◆ **AIM OF THE TASK**
Restate the entries word for word, leaving nothing out.

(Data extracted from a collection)
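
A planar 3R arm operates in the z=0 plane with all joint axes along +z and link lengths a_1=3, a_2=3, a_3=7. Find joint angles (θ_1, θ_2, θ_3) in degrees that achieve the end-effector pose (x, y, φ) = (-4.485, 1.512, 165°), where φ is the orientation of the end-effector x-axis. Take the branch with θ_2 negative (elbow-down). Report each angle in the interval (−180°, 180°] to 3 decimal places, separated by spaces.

wrist centre = target − a_3·(cos φ, sin φ) = (2.2765, -0.2997)
cos θ_2 = (5.2722−3²−3²)/(2·3·3) = -0.7071; θ_2 = -134.9994° (elbow-down)
β = atan2(-0.2997,2.2765) = -7.5007°; ψ = atan2(-2.1213,0.8787) = -67.4997°
θ_1 = β − ψ = 59.9990°
θ_3 = φ − θ_1 − θ_2 = -119.9996° (wrapped to (-180°,180°])

59.999 -134.999 -120.000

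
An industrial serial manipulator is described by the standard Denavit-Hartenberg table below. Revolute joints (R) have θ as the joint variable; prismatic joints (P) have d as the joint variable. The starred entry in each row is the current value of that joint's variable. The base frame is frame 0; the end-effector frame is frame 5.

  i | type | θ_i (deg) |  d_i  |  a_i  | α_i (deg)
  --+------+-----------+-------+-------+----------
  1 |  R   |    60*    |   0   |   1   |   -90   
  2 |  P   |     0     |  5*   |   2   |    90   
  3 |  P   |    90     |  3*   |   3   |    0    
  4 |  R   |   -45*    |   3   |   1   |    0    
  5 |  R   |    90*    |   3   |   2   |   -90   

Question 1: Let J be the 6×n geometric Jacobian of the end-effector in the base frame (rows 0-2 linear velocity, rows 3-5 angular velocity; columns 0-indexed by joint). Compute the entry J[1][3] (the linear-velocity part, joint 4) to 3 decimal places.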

◆ **ANSWER TO THIS PROBLEM**
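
A planar 3R arm operates in the z=0 plane with all joint axes along +z and link lengths a_1=3, a_2=3, a_3=7. Find joint angles (θ_1, θ_2, θ_3) in degrees that achieve the end-effector pose (x, y, φ) = (-4.485, 1.512, 165°), where φ is the orientation of the end-effector x-axis. Take the branch with θ_2 negative (elbow-down). Report each angle in the interval (−180°, 180°] to 3 decimal places, separated by spaces.

wrist centre = target − a_3·(cos φ, sin φ) = (2.2765, -0.2997)
cos θ_2 = (5.2722−3²−3²)/(2·3·3) = -0.7071; θ_2 = -134.9994° (elbow-down)
β = atan2(-0.2997,2.2765) = -7.5007°; ψ = atan2(-2.1213,0.8787) = -67.4997°
θ_1 = β − ψ = 59.9990°
θ_3 = φ − θ_1 − θ_2 = -119.9996° (wrapped to (-180°,180°])

59.999 -134.999 -120.000

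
An industrial serial manipulator is described by the standard Denavit-Hartenberg table below. Revolute joints (R) have θ as the joint variable; prismatic joints (P) have d as the joint variable. The starred entry in each row is the current value of that joint's variable. The base frame is frame 0; the end-effector frame is frame 5.

  i | type | θ_i (deg) |  d_i  |  a_i  | α_i (deg)
  --+------+-----------+-------+-------+----------
  1 |  R   |    60*    |   0   |   1   |   -90   
  2 |  P   |     0     |  5*   |   2   |    90   
  3 |  P   |    90     |  3*   |   3   |    0    
  4 |  R   |   -45*    |   3   |   1   |    0    
  5 |  R   |    90*    |   3   |   2   |   -90   

Question 1: Let J be the 6×n geometric Jacobian of the end-effector in the base frame (rows 0-2 linear velocity, rows 3-5 angular velocity; columns 0-indexed by joint). Compute the entry J[1][3] (the linear-velocity part, joint 4) to 3 decimal places.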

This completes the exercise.